▶ [What the task asks] Transcribe the data that follows. Match it character for character.

▶ [Stored data]
*****
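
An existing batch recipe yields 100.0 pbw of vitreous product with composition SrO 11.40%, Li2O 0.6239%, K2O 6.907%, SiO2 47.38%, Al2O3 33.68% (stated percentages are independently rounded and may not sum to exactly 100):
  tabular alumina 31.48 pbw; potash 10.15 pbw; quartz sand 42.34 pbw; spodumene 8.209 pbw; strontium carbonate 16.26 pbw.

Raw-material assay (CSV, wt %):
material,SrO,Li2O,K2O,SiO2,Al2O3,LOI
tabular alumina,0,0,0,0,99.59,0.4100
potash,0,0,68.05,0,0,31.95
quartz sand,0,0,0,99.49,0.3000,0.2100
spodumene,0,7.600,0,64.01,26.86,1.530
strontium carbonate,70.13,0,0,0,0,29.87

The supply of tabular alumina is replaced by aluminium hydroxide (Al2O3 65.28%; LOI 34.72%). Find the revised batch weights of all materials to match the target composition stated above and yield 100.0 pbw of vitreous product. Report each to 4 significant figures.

Revised batch per 100.0 pbw vitreous product:
  aluminium hydroxide: 48.02 pbw
  potash: 10.15 pbw
  quartz sand: 42.34 pbw
  spodumene: 8.209 pbw
  strontium carbonate: 16.26 pbw
Total batch = 125.0 pbw; LOI loss = 24.99 pbw

The working math holds full float precision all the way through — values along the way appear, with 4-significant-figure rounding, alongside each step. Every reported result takes exactly one rounding; the derived quantities, which include LOI, totals, the yield, glass mass, five oxide percentages, are carried at full precision, exactly as shown in either problem or answer, from the weighed amounts for 100.0 pbw of glass.
The oxide mass targets at 100.0 pbw vitreous product:
  SrO: 11.40% × 100.0 = 11.40 pbw
  Li2O: 0.6239% × 100.0 = 0.6239 pbw
  K2O: 6.907% × 100.0 = 6.907 pbw
  SiO2: 47.38% × 100.0 = 47.38 pbw
  Al2O3: 33.68% × 100.0 = 33.68 pbw
Mass-balance tally per oxide from the weights as reported, versus the basis set out (each sum matches its target mass exact up to rounding of places):
  SrO: 16.26·0.7013 = 11.40 pbw (target 11.40 pbw)
  Li2O: 8.209·0.07600 = 0.6239 pbw (target 0.6239 pbw)
  K2O: 10.15·0.6805 = 6.907 pbw (target 6.907 pbw)
  SiO2: 42.34·0.9949 + 8.209·0.6401 = 47.38 pbw (target 47.38 pbw)
  Al2O3: 48.02·0.6528 + 42.34·0.003000 + 8.209·0.2686 = 33.68 pbw (target 33.68 pbw)
Glass-mass bookkeeping: net batch after ignition = 99.99 pbw (oxide target masses add up to 99.99 pbw; basis as stated: 100.0 pbw — deltas are rounding alone).
Total batch = Σ batch = 125.0 pbw; LOI loss = Σ batch·LOI = 24.99 pbw; the yield ratio, glass ÷ batch: 80.01%.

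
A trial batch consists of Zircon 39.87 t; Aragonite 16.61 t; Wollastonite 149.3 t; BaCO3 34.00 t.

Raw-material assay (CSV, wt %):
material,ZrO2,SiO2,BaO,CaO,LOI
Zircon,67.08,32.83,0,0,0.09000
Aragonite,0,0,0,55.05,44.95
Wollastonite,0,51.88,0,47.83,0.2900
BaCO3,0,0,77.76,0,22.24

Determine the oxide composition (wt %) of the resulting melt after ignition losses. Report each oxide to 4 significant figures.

All internal work maintains full float precision throughout. Intermediates are shown rounded to four significant figures at each printed step. Exactly one rounding lands on every reported result. All derived quantities, including ignition loss, the four compositions, the yield, the totals, glass mass, are re-derived from the batch weights per 224.3 t of glass in full precision as they appear in the question or the answer.
Oxide masses out of the charge:
  ZrO2: 39.87·0.6708 = 26.74 t
  SiO2: 39.87·0.3283 + 149.3·0.5188 = 90.55 t
  BaO: 34.00·0.7776 = 26.44 t
  CaO: 16.61·0.5505 + 149.3·0.4783 = 80.55 t
LOI: 39.87·9.000e-04 + 16.61·0.4495 + 149.3·0.002900 + 34.00·0.2224 = 15.50 t
Net of LOI, the glass mass = 239.8 − 15.50 = 224.3 t (= the summed oxide contributions)
oxide / glass × 100 gives the wt %

Glass mass = 224.3 t (batch 239.8 − LOI 15.50).
Composition: ZrO2 11.92%, SiO2 40.37%, BaO 11.79%, CaO 35.92%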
*****
▶ [Solution to the problem]
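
An existing batch recipe yields 100.0 pbw of vitreous product with composition SrO 11.40%, Li2O 0.6239%, K2O 6.907%, SiO2 47.38%, Al2O3 33.68% (stated percentages are independently rounded and may not sum to exactly 100):
  tabular alumina 31.48 pbw; potash 10.15 pbw; quartz sand 42.34 pbw; spodumene 8.209 pbw; strontium carbonate 16.26 pbw.

Raw-material assay (CSV, wt %):
material,SrO,Li2O,K2O,SiO2,Al2O3,LOI
tabular alumina,0,0,0,0,99.59,0.4100
potash,0,0,68.05,0,0,31.95
quartz sand,0,0,0,99.49,0.3000,0.2100
spodumene,0,7.600,0,64.01,26.86,1.530
strontium carbonate,70.13,0,0,0,0,29.87

The supply of tabular alumina is replaced by aluminium hydroxide (Al2O3 65.28%; LOI 34.72%). Find the revised batch weights of all materials to match the target composition stated above and yield 100.0 pbw of vitreous product. Report each to 4 significant figures.

Revised batch per 100.0 pbw vitreous product:
  aluminium hydroxide: 48.02 pbw
  potash: 10.15 pbw
  quartz sand: 42.34 pbw
  spodumene: 8.209 pbw
  strontium carbonate: 16.26 pbw
Total batch = 125.0 pbw; LOI loss = 24.99 pbw

The working math holds full float precision all the way through — values along the way appear, with 4-significant-figure rounding, alongside each step. Every reported result takes exactly one rounding; the derived quantities, which include LOI, totals, the yield, glass mass, five oxide percentages, are carried at full precision, exactly as shown in either problem or answer, from the weighed amounts for 100.0 pbw of glass.
The oxide mass targets at 100.0 pbw vitreous product:
  SrO: 11.40% × 100.0 = 11.40 pbw
  Li2O: 0.6239% × 100.0 = 0.6239 pbw
  K2O: 6.907% × 100.0 = 6.907 pbw
  SiO2: 47.38% × 100.0 = 47.38 pbw
  Al2O3: 33.68% × 100.0 = 33.68 pbw
Mass-balance tally per oxide from the weights as reported, versus the basis set out (each sum matches its target mass exact up to rounding of places):
  SrO: 16.26·0.7013 = 11.40 pbw (target 11.40 pbw)
  Li2O: 8.209·0.07600 = 0.6239 pbw (target 0.6239 pbw)
  K2O: 10.15·0.6805 = 6.907 pbw (target 6.907 pbw)
  SiO2: 42.34·0.9949 + 8.209·0.6401 = 47.38 pbw (target 47.38 pbw)
  Al2O3: 48.02·0.6528 + 42.34·0.003000 + 8.209·0.2686 = 33.68 pbw (target 33.68 pbw)
Glass-mass bookkeeping: net batch after ignition = 99.99 pbw (oxide target masses add up to 99.99 pbw; basis as stated: 100.0 pbw — deltas are rounding alone).
Total batch = Σ batch = 125.0 pbw; LOI loss = Σ batch·LOI = 24.99 pbw; the yield ratio, glass ÷ batch: 80.01%.

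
A trial batch consists of Zircon 39.87 t; Aragonite 16.61 t; Wollastonite 149.3 t; BaCO3 34.00 t.

Raw-material assay (CSV, wt %):
material,ZrO2,SiO2,BaO,CaO,LOI
Zircon,67.08,32.83,0,0,0.09000
Aragonite,0,0,0,55.05,44.95
Wollastonite,0,51.88,0,47.83,0.2900
BaCO3,0,0,77.76,0,22.24

Determine the oxide composition (wt %) of the resulting melt after ignition losses. Report each oxide to 4 significant figures.

All internal work maintains full float precision throughout. Intermediates are shown rounded to four significant figures at each printed step. Exactly one rounding lands on every reported result. All derived quantities, including ignition loss, the four compositions, the yield, the totals, glass mass, are re-derived from the batch weights per 224.3 t of glass in full precision as they appear in the question or the answer.
Oxide masses out of the charge:
  ZrO2: 39.87·0.6708 = 26.74 t
  SiO2: 39.87·0.3283 + 149.3·0.5188 = 90.55 t
  BaO: 34.00·0.7776 = 26.44 t
  CaO: 16.61·0.5505 + 149.3·0.4783 = 80.55 t
LOI: 39.87·9.000e-04 + 16.61·0.4495 + 149.3·0.002900 + 34.00·0.2224 = 15.50 t
Net of LOI, the glass mass = 239.8 − 15.50 = 224.3 t (= the summed oxide contributions)
oxide / glass × 100 gives the wt %

Glass mass = 224.3 t (batch 239.8 − LOI 15.50).
Composition: ZrO2 11.92%, SiO2 40.37%, BaO 11.79%, CaO 35.92%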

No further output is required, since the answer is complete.